(Saved data entries)
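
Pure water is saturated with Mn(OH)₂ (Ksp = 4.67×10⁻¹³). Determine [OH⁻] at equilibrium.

9.77×10⁻⁵ M

Mn(OH)₂(s) ⇌ Mn²⁺(aq) + 2 OH⁻(aq)
If s mol/L of Mn(OH)₂ dissolves, [Mn²⁺] = s and [OH⁻] = 2s.
Ksp = [Mn²⁺][OH⁻]^2 = s · (2s)^2 = 4s^3 = 4.67×10⁻¹³
s = 4.89×10⁻⁵ M
[OH⁻] = 2s = 9.77×10⁻⁵ M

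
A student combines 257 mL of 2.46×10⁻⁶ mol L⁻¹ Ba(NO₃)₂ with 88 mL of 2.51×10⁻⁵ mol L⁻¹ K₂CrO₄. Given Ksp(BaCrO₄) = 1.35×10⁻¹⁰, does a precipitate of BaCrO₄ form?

No

Total volume after mixing = 257 + 88 = 345 mL.
[Ba²⁺] = (2.46×10⁻⁶)(257)/345 = 1.83×10⁻⁶ mol L⁻¹
[CrO₄²⁻] = (2.51×10⁻⁵)(88)/345 = 6.40×10⁻⁶ mol L⁻¹
Q = [Ba²⁺][CrO₄²⁻] = 1.17×10⁻¹¹
Since Q (1.17×10⁻¹¹) is less than Ksp (1.35×10⁻¹⁰), no BaCrO₄ precipitates.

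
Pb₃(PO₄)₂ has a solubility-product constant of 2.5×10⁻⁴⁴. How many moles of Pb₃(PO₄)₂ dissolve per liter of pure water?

Pb₃(PO₄)₂(s) ⇌ 3 Pb²⁺(aq) + 2 PO₄³⁻(aq)
With molar solubility s: [Pb²⁺] = 3s, [PO₄³⁻] = 2s.
Ksp = [Pb²⁺]^3[PO₄³⁻]^2 = (3s)^3 · (2s)^2 = 108s^5
108s^5 = 2.5×10⁻⁴⁴  ⇒  s^5 = 2.3×10⁻⁴⁶
s = (2.3×10⁻⁴⁶)^(1/5) = 7.5×10⁻¹⁰ mol/L

7.5×10⁻¹⁰ M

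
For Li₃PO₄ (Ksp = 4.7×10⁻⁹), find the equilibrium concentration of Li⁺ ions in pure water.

1.1×10⁻² M

Li₃PO₄(s) ⇌ 3 Li⁺(aq) + PO₄³⁻(aq)
Call the molar solubility s, so that [Li⁺] = 3s and [PO₄³⁻] = s.
Ksp = [Li⁺]^3[PO₄³⁻] = (3s)^3 · s = 27s^4 = 4.7×10⁻⁹
s = 3.6×10⁻³ mol L⁻¹
[Li⁺] = 3s = 1.1×10⁻² mol L⁻¹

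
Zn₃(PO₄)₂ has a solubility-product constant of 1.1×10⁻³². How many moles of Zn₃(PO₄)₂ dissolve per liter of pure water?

1.6×10⁻⁷ M

Zn₃(PO₄)₂(s) ⇌ 3 Zn²⁺(aq) + 2 PO₄³⁻(aq)
For each mole of Zn₃(PO₄)₂ that dissolves per liter, [Zn²⁺] = 3s and [PO₄³⁻] = 2s; let s denote this solubility.
Ksp = [Zn²⁺]^3[PO₄³⁻]^2 = (3s)^3 · (2s)^2 = 108s^5
108s^5 = 1.1×10⁻³²  ⇒  s^5 = 1.0×10⁻³⁴
Taking the 5th root, s = 1.6×10⁻⁷ M.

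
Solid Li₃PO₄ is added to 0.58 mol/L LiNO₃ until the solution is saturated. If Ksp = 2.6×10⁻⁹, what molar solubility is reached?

Li₃PO₄(s) ⇌ 3 Li⁺(aq) + PO₄³⁻(aq)
The solution already contains Li⁺ at 0.58 mol/L. Let s be the molar solubility of Li₃PO₄.
[Li⁺] ≈ 0.58 mol/L (common ion dominates); [PO₄³⁻] = s.
Ksp = [Li⁺]^3[PO₄³⁻] = (0.58)^3s
s = 2.6×10⁻⁹ / (0.58)^3 = 1.3×10⁻⁸
s = 1.3×10⁻⁸ mol/L

1.3×10⁻⁸ M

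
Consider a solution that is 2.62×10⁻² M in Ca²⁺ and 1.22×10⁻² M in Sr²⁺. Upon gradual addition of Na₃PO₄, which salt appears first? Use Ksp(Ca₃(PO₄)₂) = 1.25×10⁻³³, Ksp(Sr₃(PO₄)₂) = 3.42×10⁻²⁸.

Ca₃(PO₄)₂

Precipitation of each salt begins when its ion product equals Ksp.
For Ca₃(PO₄)₂: [PO₄³⁻] = (Ksp/[Ca²⁺]^3)^(1/2) = 8.34×10⁻¹⁵ M
For Sr₃(PO₄)₂: [PO₄³⁻] = (Ksp/[Sr²⁺]^3)^(1/2) = 1.37×10⁻¹¹ M
Since Ca₃(PO₄)₂ needs less PO₄³⁻ to reach saturation, it precipitates first.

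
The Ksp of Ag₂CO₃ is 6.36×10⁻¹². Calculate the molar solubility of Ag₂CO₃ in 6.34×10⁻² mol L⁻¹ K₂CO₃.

Ag₂CO₃(s) ⇌ 2 Ag⁺(aq) + CO₃²⁻(aq)
With CO₃²⁻ already at 6.34×10⁻² mol L⁻¹ and s small, take [CO₃²⁻] ≈ 6.34×10⁻² mol L⁻¹ and [Ag⁺] = 2s.
Ksp = [Ag⁺]^2[CO₃²⁻] = (2s)^2(6.34×10⁻²)
(2s)^2 = 6.36×10⁻¹² / (6.34×10⁻²) = 1.00×10⁻¹⁰
s = 5.01×10⁻⁶ mol L⁻¹

5.01×10⁻⁶ M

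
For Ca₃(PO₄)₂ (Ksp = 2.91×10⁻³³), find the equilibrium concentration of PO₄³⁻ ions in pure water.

2.44×10⁻⁷ M

Ca₃(PO₄)₂(s) ⇌ 3 Ca²⁺(aq) + 2 PO₄³⁻(aq)
Call the molar solubility s, so that [Ca²⁺] = 3s and [PO₄³⁻] = 2s.
Ksp = [Ca²⁺]^3[PO₄³⁻]^2 = (3s)^3 · (2s)^2 = 108s^5 = 2.91×10⁻³³
s = 1.22×10⁻⁷ mol L⁻¹
[PO₄³⁻] = 2s = 2.44×10⁻⁷ mol L⁻¹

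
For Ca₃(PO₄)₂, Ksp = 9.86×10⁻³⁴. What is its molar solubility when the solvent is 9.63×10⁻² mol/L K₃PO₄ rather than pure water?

Ca₃(PO₄)₂(s) ⇌ 3 Ca²⁺(aq) + 2 PO₄³⁻(aq)
PO₄³⁻ is already present at 9.63×10⁻² mol/L. If s mol/L of Ca₃(PO₄)₂ dissolves, [Ca²⁺] = 3s while [PO₄³⁻] ≈ 9.63×10⁻² mol/L.
Ksp = [Ca²⁺]^3[PO₄³⁻]^2 = (3s)^3(9.63×10⁻²)^2
(3s)^3 = 9.86×10⁻³⁴ / (9.63×10⁻²)^2 = 1.06×10⁻³¹
s = 1.58×10⁻¹¹ mol/L

1.58×10⁻¹¹ M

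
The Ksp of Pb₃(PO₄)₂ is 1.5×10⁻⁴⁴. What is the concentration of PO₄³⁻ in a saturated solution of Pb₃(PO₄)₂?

Pb₃(PO₄)₂(s) ⇌ 3 Pb²⁺(aq) + 2 PO₄³⁻(aq)
If s mol/L of Pb₃(PO₄)₂ dissolves, [Pb²⁺] = 3s and [PO₄³⁻] = 2s.
Ksp = [Pb²⁺]^3[PO₄³⁻]^2 = (3s)^3 · (2s)^2 = 108s^5 = 1.5×10⁻⁴⁴
s = 6.7×10⁻¹⁰ mol/L
[PO₄³⁻] = 2s = 1.3×10⁻⁹ mol/L

1.3×10⁻⁹ M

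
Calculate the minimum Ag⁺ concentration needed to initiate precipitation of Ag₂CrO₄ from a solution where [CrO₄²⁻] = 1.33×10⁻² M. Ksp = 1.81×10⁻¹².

1.17×10⁻⁵ M

A salt starts to precipitate once the ion product Q reaches its Ksp.
Ag₂CrO₄(s) ⇌ 2 Ag⁺(aq) + CrO₄²⁻(aq)
Ksp = [Ag⁺]^2[CrO₄²⁻] = [Ag⁺]^2(1.33×10⁻²)
[Ag⁺]^2 = 1.81×10⁻¹² / (1.33×10⁻²) = 1.36×10⁻¹⁰
[Ag⁺] = 1.17×10⁻⁵ M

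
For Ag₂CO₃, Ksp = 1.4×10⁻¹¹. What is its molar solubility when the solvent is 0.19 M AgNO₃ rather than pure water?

3.9×10⁻¹⁰ M

Ag₂CO₃(s) ⇌ 2 Ag⁺(aq) + CO₃²⁻(aq)
Let s be the solubility of Ag₂CO₃ here. The common ion gives [Ag⁺] ≈ 0.19 M, and [CO₃²⁻] = s.
Ksp = [Ag⁺]^2[CO₃²⁻] = (0.19)^2s
s = 1.4×10⁻¹¹ / (0.19)^2 = 3.9×10⁻¹⁰
s = 3.9×10⁻¹⁰ M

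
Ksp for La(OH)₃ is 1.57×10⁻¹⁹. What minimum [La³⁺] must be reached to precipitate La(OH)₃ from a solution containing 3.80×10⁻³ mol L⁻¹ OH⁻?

2.86×10⁻¹² M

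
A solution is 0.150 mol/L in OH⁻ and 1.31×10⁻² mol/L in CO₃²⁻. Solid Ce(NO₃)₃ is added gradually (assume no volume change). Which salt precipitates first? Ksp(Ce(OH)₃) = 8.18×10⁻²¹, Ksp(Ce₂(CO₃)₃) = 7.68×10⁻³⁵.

The threshold for precipitation is Q = Ksp.
For Ce(OH)₃: [Ce³⁺] = (Ksp/[OH⁻]^3) = 2.42×10⁻¹⁸ mol/L
For Ce₂(CO₃)₃: [Ce³⁺] = (Ksp/[CO₃²⁻]^3)^(1/2) = 5.84×10⁻¹⁵ mol/L
The smaller threshold [Ce³⁺] is reached first, so Ce(OH)₃ precipitates first.

Ce(OH)₃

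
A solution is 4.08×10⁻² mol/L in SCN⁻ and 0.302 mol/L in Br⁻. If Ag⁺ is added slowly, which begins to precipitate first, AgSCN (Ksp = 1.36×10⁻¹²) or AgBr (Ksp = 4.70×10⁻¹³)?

AgBr

Precipitation begins when Q = Ksp.
For AgSCN: [Ag⁺] = (Ksp/[SCN⁻]) = 3.33×10⁻¹¹ mol/L
For AgBr: [Ag⁺] = (Ksp/[Br⁻]) = 1.56×10⁻¹² mol/L
AgBr requires the lower [Ag⁺], so it precipitates first.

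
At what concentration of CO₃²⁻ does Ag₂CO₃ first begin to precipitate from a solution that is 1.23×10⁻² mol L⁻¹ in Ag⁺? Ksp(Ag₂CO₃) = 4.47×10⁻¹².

The threshold for precipitation is Q = Ksp.
Ag₂CO₃(s) ⇌ 2 Ag⁺(aq) + CO₃²⁻(aq)
Ksp = [Ag⁺]^2[CO₃²⁻] = [CO₃²⁻](1.23×10⁻²)^2
[CO₃²⁻] = 4.47×10⁻¹² / (1.23×10⁻²)^2 = 2.95×10⁻⁸
[CO₃²⁻] = 2.95×10⁻⁸ mol L⁻¹

2.95×10⁻⁸ M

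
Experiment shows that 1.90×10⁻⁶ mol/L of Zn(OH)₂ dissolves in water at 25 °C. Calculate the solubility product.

Ksp = 2.74×10⁻¹⁷

Zn(OH)₂(s) ⇌ Zn²⁺(aq) + 2 OH⁻(aq)
If s mol/L of Zn(OH)₂ dissolves, [Zn²⁺] = s and [OH⁻] = 2s.
Ksp = [Zn²⁺][OH⁻]^2 = s · (2s)^2 = 4s^3
Ksp = 4 × (1.90×10⁻⁶)^3 = 2.74×10⁻¹⁷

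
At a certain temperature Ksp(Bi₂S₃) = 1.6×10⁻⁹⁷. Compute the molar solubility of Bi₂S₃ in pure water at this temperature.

Bi₂S₃(s) ⇌ 2 Bi³⁺(aq) + 3 S²⁻(aq)
If s mol/L of Bi₂S₃ dissolves, [Bi³⁺] = 2s and [S²⁻] = 3s.
Ksp = [Bi³⁺]^2[S²⁻]^3 = (2s)^2 · (3s)^3 = 108s^5
108s^5 = 1.6×10⁻⁹⁷  ⇒  s^5 = 1.5×10⁻⁹⁹
s = (1.5×10⁻⁹⁹)^(1/5) = 1.7×10⁻²⁰ mol/L

1.7×10⁻²⁰ M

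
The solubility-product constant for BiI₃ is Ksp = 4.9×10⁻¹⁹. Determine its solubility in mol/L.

1.2×10⁻⁵ M

BiI₃(s) ⇌ Bi³⁺(aq) + 3 I⁻(aq)
Let s be the molar solubility. Then [Bi³⁺] = s and [I⁻] = 3s.
Ksp = [Bi³⁺][I⁻]^3 = s · (3s)^3 = 27s^4
27s^4 = 4.9×10⁻¹⁹  ⇒  s^4 = 1.8×10⁻²⁰
Taking the 4th root, s = 1.2×10⁻⁵ mol/L.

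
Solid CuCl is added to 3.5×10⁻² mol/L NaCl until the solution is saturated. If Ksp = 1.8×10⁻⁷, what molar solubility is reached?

CuCl(s) ⇌ Cu⁺(aq) + Cl⁻(aq)
The solution already contains Cl⁻ at 3.5×10⁻² mol/L. Let s be the molar solubility of CuCl.
[Cl⁻] ≈ 3.5×10⁻² mol/L (common ion dominates); [Cu⁺] = s.
Ksp = [Cu⁺][Cl⁻] = s(3.5×10⁻²)
s = 1.8×10⁻⁷ / (3.5×10⁻²) = 5.1×10⁻⁶
s = 5.1×10⁻⁶ mol/L

5.1×10⁻⁶ M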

**Your task:**
The expected response consists solely of the lines from the one with "The solubility-product constant" through the end of the records, repeated exactly.

**Result for this task:**
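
The solubility-product constant for BiI₃ is Ksp = 4.9×10⁻¹⁹. Determine its solubility in mol/L.

1.2×10⁻⁵ M

BiI₃(s) ⇌ Bi³⁺(aq) + 3 I⁻(aq)
Let s be the molar solubility. Then [Bi³⁺] = s and [I⁻] = 3s.
Ksp = [Bi³⁺][I⁻]^3 = s · (3s)^3 = 27s^4
27s^4 = 4.9×10⁻¹⁹  ⇒  s^4 = 1.8×10⁻²⁰
Taking the 4th root, s = 1.2×10⁻⁵ mol/L.

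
Solid CuCl is added to 3.5×10⁻² mol/L NaCl until the solution is saturated. If Ksp = 1.8×10⁻⁷, what molar solubility is reached?

CuCl(s) ⇌ Cu⁺(aq) + Cl⁻(aq)
The solution already contains Cl⁻ at 3.5×10⁻² mol/L. Let s be the molar solubility of CuCl.
[Cl⁻] ≈ 3.5×10⁻² mol/L (common ion dominates); [Cu⁺] = s.
Ksp = [Cu⁺][Cl⁻] = s(3.5×10⁻²)
s = 1.8×10⁻⁷ / (3.5×10⁻²) = 5.1×10⁻⁶
s = 5.1×10⁻⁶ mol/L

5.1×10⁻⁶ M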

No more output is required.